**EXERCISE INSTRUCTIONS**
Reproduce, with no edits, the line that contains "Let D = d/dx. Let" and all the lines that follow it, ending with the last line of the records.

**Stored data entries**
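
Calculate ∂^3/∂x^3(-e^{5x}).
- 125 e^{5 x}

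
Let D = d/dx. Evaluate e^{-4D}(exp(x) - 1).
e^{x - 4} - 1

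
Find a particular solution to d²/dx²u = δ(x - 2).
\frac{|x - 2|}{2}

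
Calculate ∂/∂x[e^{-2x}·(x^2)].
2 x \left(1 - x\right) e^{- 2 x}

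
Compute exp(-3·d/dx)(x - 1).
x - 4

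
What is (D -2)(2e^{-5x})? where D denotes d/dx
- 14 e^{- 5 x}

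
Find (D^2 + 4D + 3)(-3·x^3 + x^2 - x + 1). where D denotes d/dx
- 9 x^{3} - 33 x^{2} - 13 x + 1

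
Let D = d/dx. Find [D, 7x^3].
21 x^{2}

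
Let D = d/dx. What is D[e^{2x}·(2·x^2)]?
4 x \left(x + 1\right) e^{2 x}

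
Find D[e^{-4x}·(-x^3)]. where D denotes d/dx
x^{2} \left(4 x - 3\right) e^{- 4 x}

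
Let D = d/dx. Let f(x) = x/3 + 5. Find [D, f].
\frac{1}{3}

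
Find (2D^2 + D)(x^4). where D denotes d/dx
4 x^{2} \left(x + 6\right)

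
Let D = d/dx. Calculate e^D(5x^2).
5 x^{2} + 10 x + 5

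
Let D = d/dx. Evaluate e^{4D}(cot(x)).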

**TASK OUTPUT**
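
Let D = d/dx. Let f(x) = x/3 + 5. Find [D, f].
\frac{1}{3}

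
Find (2D^2 + D)(x^4). where D denotes d/dx
4 x^{2} \left(x + 6\right)

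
Let D = d/dx. Calculate e^D(5x^2).
5 x^{2} + 10 x + 5

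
Let D = d/dx. Evaluate e^{4D}(cot(x)).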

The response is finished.